Exercise description: Entries follow. Give back exactly the lines starting at the one containing "1 | 31 | 147 |" and ending at the one containing "Defender | 36 | 16 |", and no other lines.

>>>>>

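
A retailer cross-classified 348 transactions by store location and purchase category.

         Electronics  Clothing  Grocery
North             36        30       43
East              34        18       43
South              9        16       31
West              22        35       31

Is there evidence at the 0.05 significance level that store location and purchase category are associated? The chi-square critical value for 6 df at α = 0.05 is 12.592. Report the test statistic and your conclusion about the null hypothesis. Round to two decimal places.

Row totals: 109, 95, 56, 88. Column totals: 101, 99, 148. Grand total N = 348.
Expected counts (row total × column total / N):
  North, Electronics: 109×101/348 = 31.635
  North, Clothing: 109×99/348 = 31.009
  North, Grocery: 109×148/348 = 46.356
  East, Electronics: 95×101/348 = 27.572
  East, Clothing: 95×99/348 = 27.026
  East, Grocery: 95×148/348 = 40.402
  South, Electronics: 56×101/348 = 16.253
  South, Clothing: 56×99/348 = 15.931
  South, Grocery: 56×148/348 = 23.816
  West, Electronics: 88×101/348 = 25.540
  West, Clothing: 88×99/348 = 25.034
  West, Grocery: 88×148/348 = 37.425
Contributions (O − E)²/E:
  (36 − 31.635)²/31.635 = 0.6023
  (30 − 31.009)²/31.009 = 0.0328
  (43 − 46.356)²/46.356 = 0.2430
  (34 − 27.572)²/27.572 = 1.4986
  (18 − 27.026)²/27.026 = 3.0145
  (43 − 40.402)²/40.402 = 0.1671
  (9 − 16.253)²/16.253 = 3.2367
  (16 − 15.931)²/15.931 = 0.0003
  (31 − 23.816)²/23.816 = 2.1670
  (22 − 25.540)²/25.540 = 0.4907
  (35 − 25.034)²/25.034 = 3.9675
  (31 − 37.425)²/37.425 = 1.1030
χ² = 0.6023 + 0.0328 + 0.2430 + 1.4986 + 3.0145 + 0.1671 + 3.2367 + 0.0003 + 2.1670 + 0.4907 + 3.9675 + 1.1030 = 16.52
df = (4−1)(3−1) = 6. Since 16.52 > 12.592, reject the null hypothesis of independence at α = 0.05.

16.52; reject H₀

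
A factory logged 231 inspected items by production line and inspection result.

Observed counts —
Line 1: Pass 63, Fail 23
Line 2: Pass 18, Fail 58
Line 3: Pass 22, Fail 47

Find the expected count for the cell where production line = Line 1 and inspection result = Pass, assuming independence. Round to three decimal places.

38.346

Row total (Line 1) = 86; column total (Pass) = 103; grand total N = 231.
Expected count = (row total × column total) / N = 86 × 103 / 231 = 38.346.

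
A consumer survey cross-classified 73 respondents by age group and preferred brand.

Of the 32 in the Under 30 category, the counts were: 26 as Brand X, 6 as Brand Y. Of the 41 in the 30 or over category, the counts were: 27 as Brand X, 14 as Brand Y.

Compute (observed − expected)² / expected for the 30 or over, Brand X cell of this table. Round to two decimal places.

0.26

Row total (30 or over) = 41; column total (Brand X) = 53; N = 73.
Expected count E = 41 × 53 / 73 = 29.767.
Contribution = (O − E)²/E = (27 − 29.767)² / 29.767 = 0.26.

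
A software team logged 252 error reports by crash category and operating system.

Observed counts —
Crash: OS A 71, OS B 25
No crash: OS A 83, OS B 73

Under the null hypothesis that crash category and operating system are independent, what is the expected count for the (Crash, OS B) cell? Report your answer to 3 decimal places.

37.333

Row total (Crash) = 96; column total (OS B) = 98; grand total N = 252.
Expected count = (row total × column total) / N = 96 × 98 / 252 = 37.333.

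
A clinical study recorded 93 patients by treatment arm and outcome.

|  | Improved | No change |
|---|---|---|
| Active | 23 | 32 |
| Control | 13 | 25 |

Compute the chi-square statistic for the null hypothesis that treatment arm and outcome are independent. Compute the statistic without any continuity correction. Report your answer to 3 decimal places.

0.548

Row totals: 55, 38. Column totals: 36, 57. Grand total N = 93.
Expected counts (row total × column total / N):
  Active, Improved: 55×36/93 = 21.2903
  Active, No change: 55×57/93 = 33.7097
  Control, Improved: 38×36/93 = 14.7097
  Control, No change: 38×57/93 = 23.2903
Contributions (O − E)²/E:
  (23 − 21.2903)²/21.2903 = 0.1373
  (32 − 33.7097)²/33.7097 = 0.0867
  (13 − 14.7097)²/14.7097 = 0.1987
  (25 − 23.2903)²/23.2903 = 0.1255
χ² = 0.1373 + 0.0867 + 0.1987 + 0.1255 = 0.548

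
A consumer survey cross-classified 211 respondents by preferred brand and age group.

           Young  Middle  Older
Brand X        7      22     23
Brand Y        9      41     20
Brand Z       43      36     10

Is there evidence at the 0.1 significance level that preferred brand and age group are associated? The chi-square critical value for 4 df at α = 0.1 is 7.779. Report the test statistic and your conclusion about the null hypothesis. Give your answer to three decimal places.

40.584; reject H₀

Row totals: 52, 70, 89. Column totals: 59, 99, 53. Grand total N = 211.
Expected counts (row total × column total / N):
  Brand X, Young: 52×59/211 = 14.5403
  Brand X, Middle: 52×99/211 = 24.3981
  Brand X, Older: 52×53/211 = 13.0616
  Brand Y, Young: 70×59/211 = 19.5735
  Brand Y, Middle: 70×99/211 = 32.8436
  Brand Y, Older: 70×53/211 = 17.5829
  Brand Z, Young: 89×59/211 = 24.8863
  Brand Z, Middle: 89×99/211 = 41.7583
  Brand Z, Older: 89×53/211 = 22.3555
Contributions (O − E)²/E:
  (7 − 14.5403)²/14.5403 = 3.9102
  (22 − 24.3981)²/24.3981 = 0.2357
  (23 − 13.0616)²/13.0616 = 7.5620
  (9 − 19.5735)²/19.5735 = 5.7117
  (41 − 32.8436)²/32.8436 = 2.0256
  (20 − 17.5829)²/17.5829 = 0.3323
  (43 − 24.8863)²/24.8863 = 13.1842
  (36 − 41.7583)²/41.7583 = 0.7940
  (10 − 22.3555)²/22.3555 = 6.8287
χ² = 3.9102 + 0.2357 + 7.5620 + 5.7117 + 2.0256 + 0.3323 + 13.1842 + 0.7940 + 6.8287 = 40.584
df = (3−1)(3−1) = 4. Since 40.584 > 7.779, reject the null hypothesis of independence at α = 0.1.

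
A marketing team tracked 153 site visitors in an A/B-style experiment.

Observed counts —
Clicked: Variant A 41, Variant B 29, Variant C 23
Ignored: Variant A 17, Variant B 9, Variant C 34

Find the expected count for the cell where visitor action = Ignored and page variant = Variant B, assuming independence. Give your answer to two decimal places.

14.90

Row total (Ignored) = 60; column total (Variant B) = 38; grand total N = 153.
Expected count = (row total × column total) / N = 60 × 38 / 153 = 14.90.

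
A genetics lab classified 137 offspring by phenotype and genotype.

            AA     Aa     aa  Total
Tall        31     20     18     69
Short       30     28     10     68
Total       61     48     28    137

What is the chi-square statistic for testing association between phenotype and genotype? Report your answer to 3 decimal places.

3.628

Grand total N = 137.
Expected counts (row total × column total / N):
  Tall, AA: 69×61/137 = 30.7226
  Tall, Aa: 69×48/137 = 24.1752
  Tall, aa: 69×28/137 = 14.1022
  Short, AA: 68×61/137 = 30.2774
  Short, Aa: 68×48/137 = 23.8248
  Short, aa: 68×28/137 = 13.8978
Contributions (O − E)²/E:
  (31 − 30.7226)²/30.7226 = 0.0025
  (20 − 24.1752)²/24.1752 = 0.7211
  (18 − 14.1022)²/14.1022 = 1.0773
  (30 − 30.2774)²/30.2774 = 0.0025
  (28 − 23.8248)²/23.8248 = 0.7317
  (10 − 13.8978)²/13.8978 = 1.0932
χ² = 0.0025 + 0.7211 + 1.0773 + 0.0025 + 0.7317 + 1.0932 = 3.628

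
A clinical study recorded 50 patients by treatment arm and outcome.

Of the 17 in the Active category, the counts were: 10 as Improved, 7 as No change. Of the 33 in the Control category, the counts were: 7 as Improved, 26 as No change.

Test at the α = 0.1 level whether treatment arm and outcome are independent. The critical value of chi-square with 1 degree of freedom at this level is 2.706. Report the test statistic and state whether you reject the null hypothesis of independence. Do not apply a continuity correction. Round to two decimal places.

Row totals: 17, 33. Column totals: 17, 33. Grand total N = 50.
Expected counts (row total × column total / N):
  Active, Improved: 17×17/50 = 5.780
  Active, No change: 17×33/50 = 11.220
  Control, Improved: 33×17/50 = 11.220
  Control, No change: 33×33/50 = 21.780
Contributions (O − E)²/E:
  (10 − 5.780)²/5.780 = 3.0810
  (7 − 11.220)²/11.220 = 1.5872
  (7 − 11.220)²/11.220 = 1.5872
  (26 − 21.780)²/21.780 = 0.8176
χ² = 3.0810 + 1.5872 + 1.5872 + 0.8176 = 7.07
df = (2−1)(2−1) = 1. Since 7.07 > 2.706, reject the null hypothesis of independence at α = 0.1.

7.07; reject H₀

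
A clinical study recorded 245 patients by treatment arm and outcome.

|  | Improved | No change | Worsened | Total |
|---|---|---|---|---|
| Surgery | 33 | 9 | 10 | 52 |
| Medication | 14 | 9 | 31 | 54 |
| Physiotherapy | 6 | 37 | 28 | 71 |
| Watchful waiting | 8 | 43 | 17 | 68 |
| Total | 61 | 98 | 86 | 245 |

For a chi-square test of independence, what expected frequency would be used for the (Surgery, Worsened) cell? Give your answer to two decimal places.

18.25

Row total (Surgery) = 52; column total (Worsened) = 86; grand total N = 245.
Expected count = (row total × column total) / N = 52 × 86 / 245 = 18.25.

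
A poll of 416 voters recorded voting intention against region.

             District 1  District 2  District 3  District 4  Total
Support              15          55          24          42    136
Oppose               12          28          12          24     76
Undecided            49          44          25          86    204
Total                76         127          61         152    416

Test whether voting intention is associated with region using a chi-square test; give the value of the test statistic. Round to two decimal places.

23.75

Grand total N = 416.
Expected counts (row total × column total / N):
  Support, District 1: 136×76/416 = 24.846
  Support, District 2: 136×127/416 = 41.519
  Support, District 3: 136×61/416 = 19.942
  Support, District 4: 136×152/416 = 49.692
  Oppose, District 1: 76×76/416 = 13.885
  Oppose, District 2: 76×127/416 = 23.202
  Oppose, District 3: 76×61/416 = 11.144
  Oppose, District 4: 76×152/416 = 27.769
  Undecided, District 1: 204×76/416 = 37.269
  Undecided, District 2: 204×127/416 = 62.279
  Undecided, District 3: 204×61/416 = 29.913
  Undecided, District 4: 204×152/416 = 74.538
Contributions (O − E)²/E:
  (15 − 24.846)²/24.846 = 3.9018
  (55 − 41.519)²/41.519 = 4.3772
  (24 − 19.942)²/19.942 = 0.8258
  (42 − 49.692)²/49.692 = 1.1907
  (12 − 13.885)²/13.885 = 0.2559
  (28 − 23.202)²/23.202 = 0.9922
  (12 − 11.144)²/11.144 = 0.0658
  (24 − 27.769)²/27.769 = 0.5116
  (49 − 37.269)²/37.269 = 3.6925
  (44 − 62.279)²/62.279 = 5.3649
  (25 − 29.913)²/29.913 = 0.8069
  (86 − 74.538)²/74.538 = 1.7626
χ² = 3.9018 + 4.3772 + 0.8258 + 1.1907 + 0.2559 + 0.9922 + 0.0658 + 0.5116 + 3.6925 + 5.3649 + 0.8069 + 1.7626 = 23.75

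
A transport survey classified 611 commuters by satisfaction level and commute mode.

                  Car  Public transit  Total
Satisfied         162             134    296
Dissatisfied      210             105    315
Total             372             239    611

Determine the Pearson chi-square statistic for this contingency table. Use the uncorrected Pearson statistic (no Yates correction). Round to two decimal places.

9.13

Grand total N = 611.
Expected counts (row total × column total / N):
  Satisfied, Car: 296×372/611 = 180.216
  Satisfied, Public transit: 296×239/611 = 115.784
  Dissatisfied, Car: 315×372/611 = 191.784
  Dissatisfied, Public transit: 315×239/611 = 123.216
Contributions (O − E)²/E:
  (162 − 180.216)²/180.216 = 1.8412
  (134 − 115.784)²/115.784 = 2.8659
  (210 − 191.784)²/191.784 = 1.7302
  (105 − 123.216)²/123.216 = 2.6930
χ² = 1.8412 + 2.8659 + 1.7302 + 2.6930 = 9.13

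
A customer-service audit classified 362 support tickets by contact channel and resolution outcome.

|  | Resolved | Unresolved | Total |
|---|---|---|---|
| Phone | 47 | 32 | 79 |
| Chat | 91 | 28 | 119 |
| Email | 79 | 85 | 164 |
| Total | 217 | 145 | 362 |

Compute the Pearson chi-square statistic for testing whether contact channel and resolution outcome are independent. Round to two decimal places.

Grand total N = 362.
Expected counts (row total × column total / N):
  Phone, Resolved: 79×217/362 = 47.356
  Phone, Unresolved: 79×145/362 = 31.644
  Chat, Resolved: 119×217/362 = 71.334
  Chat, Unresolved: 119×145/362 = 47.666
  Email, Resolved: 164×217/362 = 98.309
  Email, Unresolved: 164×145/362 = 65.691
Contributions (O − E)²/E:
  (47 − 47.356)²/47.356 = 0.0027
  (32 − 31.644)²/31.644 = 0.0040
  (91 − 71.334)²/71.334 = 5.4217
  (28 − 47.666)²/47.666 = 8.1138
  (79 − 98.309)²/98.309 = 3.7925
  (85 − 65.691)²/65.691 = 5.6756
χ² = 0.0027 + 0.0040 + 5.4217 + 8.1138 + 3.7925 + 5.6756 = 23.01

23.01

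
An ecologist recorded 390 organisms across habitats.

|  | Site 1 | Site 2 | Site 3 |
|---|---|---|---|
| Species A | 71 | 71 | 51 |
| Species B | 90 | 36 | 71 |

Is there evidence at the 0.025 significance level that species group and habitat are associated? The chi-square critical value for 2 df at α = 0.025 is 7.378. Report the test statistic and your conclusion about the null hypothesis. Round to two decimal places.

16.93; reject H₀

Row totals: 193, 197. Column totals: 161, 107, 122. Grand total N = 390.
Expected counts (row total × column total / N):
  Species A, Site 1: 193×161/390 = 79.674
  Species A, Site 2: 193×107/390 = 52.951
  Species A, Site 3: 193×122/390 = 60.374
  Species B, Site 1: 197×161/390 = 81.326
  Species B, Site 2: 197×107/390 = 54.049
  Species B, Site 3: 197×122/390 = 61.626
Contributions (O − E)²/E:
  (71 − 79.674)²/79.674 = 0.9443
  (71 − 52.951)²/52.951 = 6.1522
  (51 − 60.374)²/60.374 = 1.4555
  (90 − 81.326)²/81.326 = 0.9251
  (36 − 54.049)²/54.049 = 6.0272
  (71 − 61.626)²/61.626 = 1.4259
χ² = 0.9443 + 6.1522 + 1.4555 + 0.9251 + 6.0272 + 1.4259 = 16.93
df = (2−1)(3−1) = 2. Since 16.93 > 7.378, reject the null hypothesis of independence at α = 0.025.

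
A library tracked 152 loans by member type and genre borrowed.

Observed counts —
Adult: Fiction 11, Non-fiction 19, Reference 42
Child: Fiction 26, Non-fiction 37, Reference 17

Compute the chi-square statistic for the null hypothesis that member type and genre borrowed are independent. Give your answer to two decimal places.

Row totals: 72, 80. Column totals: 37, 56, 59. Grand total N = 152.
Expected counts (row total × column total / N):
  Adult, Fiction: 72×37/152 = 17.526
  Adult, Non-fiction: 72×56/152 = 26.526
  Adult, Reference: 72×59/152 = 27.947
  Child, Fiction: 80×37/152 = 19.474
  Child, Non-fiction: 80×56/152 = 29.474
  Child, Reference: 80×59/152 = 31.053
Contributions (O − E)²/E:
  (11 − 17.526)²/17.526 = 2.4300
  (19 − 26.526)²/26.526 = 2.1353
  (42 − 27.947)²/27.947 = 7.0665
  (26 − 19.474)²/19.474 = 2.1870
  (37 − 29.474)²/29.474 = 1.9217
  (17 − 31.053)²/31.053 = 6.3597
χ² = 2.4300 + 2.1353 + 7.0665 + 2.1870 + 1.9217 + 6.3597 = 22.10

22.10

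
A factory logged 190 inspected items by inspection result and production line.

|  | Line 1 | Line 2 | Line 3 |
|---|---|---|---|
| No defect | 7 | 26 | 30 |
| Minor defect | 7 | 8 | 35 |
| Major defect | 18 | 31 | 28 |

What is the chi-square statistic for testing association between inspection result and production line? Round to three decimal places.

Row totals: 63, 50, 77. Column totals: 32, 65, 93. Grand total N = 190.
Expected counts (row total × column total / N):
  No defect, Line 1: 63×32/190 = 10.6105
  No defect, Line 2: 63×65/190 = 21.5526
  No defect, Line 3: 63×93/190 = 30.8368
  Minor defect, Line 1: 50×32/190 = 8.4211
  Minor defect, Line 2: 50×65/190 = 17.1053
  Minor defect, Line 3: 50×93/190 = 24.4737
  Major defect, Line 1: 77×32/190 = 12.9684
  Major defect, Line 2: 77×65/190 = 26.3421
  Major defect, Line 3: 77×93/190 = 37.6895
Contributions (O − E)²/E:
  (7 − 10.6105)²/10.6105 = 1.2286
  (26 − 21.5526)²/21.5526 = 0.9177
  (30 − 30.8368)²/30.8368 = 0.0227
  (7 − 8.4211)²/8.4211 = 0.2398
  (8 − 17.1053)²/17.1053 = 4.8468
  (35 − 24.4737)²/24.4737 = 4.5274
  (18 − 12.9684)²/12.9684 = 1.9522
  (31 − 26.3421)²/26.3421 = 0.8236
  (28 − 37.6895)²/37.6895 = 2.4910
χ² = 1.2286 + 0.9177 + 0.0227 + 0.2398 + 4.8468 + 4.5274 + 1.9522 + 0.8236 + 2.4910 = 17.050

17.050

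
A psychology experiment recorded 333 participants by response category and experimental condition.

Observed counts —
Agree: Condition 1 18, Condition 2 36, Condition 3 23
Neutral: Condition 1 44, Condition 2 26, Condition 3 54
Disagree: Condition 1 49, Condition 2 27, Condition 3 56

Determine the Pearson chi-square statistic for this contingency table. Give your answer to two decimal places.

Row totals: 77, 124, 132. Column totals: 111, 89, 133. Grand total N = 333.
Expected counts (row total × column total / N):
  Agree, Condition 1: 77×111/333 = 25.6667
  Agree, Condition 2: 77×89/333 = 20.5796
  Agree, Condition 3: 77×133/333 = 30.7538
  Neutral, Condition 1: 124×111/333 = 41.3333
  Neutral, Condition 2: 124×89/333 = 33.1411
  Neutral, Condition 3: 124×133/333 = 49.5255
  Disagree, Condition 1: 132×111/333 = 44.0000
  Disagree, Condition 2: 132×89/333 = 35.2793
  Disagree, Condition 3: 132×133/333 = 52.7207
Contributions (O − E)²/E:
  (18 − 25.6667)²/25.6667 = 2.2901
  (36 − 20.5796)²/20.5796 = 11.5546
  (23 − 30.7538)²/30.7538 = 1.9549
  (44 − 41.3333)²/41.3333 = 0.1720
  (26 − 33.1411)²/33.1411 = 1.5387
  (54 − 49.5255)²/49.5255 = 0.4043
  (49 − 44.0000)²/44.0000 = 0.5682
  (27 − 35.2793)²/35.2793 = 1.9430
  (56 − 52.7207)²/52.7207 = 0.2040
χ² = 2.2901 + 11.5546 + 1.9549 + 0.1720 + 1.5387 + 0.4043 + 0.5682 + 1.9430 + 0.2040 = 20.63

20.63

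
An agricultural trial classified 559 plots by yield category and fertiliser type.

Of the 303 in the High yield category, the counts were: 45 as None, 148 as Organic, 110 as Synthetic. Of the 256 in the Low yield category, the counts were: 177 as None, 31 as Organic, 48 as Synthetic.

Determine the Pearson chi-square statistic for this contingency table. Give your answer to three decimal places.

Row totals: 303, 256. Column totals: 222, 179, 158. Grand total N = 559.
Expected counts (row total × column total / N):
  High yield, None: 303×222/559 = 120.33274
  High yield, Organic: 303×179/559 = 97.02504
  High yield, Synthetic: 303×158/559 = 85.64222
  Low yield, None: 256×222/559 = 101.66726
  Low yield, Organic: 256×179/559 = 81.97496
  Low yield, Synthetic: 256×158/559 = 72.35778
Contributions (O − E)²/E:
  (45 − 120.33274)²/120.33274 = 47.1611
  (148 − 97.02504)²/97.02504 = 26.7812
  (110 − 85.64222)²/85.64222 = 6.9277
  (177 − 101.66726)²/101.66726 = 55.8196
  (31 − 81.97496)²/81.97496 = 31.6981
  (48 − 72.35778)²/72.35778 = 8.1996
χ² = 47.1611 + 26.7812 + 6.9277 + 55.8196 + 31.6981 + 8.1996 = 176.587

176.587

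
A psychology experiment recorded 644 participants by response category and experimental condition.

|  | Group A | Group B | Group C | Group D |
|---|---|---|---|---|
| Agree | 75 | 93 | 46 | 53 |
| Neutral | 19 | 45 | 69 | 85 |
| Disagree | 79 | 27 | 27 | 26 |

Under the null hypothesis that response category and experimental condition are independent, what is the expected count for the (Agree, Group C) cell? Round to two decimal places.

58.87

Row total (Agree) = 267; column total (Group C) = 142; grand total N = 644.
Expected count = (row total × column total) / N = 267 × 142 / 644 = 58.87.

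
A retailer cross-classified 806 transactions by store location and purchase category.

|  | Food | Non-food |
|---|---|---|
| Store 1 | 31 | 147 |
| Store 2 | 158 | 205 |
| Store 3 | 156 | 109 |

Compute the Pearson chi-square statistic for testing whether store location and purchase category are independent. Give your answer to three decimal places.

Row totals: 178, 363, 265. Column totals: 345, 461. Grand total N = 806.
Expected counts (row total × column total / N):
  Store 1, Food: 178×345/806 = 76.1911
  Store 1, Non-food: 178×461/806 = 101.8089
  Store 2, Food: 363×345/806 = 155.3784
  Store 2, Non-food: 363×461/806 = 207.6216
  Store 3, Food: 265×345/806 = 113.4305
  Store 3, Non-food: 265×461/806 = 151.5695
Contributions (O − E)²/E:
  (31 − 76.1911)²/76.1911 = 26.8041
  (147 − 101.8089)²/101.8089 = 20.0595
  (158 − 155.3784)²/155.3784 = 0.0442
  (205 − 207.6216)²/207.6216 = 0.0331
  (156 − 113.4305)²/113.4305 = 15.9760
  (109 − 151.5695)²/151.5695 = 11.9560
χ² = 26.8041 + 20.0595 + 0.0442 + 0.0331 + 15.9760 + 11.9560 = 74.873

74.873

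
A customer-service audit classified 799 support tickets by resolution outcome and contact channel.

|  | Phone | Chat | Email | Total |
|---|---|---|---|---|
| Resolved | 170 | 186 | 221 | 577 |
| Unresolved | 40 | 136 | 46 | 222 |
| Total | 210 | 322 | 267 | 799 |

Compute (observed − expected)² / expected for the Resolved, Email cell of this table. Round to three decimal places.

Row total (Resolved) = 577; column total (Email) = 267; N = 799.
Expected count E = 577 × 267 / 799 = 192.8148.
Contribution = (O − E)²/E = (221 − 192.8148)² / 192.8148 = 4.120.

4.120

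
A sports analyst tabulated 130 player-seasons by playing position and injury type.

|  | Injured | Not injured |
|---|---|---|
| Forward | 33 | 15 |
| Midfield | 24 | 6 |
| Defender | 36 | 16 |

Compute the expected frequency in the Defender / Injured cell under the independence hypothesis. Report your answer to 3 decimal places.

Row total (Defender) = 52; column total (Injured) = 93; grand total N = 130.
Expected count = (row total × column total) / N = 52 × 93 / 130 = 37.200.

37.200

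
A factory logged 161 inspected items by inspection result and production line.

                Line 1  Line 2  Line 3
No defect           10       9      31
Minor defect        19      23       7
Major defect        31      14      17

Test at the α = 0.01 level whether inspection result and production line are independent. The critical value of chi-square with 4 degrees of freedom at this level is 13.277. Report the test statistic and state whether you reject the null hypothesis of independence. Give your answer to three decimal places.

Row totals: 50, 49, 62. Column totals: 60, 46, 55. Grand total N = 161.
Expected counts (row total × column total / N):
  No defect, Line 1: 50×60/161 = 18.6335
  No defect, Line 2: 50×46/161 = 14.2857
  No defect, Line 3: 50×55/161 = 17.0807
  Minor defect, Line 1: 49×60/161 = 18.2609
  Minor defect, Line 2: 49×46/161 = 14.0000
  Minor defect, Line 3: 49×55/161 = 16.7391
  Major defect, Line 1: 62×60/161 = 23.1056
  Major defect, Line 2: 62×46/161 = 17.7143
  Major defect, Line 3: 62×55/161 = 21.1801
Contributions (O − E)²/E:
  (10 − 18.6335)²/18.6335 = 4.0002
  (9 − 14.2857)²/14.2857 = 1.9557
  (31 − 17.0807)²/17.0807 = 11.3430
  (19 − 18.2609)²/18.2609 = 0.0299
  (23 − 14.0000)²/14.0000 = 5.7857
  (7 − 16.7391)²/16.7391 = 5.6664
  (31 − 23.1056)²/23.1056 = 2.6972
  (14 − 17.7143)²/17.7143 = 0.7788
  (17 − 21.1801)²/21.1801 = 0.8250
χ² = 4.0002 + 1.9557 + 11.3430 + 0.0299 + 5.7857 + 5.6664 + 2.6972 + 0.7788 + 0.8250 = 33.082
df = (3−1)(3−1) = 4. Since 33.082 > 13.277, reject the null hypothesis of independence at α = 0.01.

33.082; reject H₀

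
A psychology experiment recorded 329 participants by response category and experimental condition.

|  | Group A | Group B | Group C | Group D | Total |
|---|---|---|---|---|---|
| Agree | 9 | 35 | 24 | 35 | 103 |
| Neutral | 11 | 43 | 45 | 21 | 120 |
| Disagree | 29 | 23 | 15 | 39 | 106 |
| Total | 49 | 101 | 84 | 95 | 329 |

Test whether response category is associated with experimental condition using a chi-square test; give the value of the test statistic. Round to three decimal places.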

<<<<<

Exercise output:
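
| Store 1 | 31 | 147 |
| Store 2 | 158 | 205 |
| Store 3 | 156 | 109 |

Compute the Pearson chi-square statistic for testing whether store location and purchase category are independent. Give your answer to three decimal places.

Row totals: 178, 363, 265. Column totals: 345, 461. Grand total N = 806.
Expected counts (row total × column total / N):
  Store 1, Food: 178×345/806 = 76.1911
  Store 1, Non-food: 178×461/806 = 101.8089
  Store 2, Food: 363×345/806 = 155.3784
  Store 2, Non-food: 363×461/806 = 207.6216
  Store 3, Food: 265×345/806 = 113.4305
  Store 3, Non-food: 265×461/806 = 151.5695
Contributions (O − E)²/E:
  (31 − 76.1911)²/76.1911 = 26.8041
  (147 − 101.8089)²/101.8089 = 20.0595
  (158 − 155.3784)²/155.3784 = 0.0442
  (205 − 207.6216)²/207.6216 = 0.0331
  (156 − 113.4305)²/113.4305 = 15.9760
  (109 − 151.5695)²/151.5695 = 11.9560
χ² = 26.8041 + 20.0595 + 0.0442 + 0.0331 + 15.9760 + 11.9560 = 74.873

74.873

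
A customer-service audit classified 799 support tickets by resolution outcome and contact channel.

|  | Phone | Chat | Email | Total |
|---|---|---|---|---|
| Resolved | 170 | 186 | 221 | 577 |
| Unresolved | 40 | 136 | 46 | 222 |
| Total | 210 | 322 | 267 | 799 |

Compute (observed − expected)² / expected for the Resolved, Email cell of this table. Round to three decimal places.

Row total (Resolved) = 577; column total (Email) = 267; N = 799.
Expected count E = 577 × 267 / 799 = 192.8148.
Contribution = (O − E)²/E = (221 − 192.8148)² / 192.8148 = 4.120.

4.120

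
A sports analyst tabulated 130 player-seasons by playing position and injury type.

|  | Injured | Not injured |
|---|---|---|
| Forward | 33 | 15 |
| Midfield | 24 | 6 |
| Defender | 36 | 16 |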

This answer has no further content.